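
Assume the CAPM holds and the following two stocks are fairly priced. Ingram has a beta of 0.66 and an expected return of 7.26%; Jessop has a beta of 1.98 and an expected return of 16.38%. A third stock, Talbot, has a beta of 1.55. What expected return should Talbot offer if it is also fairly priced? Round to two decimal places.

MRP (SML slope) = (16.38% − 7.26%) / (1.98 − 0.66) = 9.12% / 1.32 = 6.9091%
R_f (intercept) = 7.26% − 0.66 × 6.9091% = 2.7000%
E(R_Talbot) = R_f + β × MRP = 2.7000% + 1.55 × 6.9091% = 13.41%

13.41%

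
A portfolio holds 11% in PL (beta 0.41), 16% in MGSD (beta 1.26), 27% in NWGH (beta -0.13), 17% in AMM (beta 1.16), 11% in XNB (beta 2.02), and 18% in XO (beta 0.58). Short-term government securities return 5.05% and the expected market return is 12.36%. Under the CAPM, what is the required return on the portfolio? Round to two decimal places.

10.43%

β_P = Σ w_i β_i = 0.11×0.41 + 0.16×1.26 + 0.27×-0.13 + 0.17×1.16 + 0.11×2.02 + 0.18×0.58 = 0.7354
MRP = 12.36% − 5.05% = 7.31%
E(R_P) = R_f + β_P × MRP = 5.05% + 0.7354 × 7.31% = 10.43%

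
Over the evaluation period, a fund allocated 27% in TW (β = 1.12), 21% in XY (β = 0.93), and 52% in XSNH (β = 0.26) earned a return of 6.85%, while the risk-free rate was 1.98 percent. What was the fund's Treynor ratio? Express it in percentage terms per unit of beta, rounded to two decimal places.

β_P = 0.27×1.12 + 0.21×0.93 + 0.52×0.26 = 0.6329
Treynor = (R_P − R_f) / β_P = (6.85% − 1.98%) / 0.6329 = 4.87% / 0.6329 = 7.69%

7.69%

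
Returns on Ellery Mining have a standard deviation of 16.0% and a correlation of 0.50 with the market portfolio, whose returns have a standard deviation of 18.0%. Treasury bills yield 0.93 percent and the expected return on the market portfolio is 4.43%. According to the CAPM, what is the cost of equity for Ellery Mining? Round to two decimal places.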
■ ■ ■ ■ ■
- Work to complete
Copy out every entry exactly.

- Output of the exercise
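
Assume the CAPM holds and the following two stocks are fairly priced. Ingram has a beta of 0.66 and an expected return of 7.26%; Jessop has a beta of 1.98 and an expected return of 16.38%. A third stock, Talbot, has a beta of 1.55. What expected return should Talbot offer if it is also fairly priced? Round to two decimal places.

MRP (SML slope) = (16.38% − 7.26%) / (1.98 − 0.66) = 9.12% / 1.32 = 6.9091%
R_f (intercept) = 7.26% − 0.66 × 6.9091% = 2.7000%
E(R_Talbot) = R_f + β × MRP = 2.7000% + 1.55 × 6.9091% = 13.41%

13.41%

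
A portfolio holds 11% in PL (beta 0.41), 16% in MGSD (beta 1.26), 27% in NWGH (beta -0.13), 17% in AMM (beta 1.16), 11% in XNB (beta 2.02), and 18% in XO (beta 0.58). Short-term government securities return 5.05% and the expected market return is 12.36%. Under the CAPM, what is the required return on the portfolio? Round to two decimal places.

10.43%

β_P = Σ w_i β_i = 0.11×0.41 + 0.16×1.26 + 0.27×-0.13 + 0.17×1.16 + 0.11×2.02 + 0.18×0.58 = 0.7354
MRP = 12.36% − 5.05% = 7.31%
E(R_P) = R_f + β_P × MRP = 5.05% + 0.7354 × 7.31% = 10.43%

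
Over the evaluation period, a fund allocated 27% in TW (β = 1.12), 21% in XY (β = 0.93), and 52% in XSNH (β = 0.26) earned a return of 6.85%, while the risk-free rate was 1.98 percent. What was the fund's Treynor ratio? Express it in percentage terms per unit of beta, rounded to two decimal places.

β_P = 0.27×1.12 + 0.21×0.93 + 0.52×0.26 = 0.6329
Treynor = (R_P − R_f) / β_P = (6.85% − 1.98%) / 0.6329 = 4.87% / 0.6329 = 7.69%

7.69%

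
Returns on Ellery Mining have a standard deviation of 16.0% and a correlation of 0.50 with the market portfolio, whose returns have a standard deviation of 18.0%. Treasury bills yield 0.93 percent and the expected return on the market portfolio is 4.43%. According to the CAPM, what is the cost of equity for Ellery Mining? Round to two decimal places.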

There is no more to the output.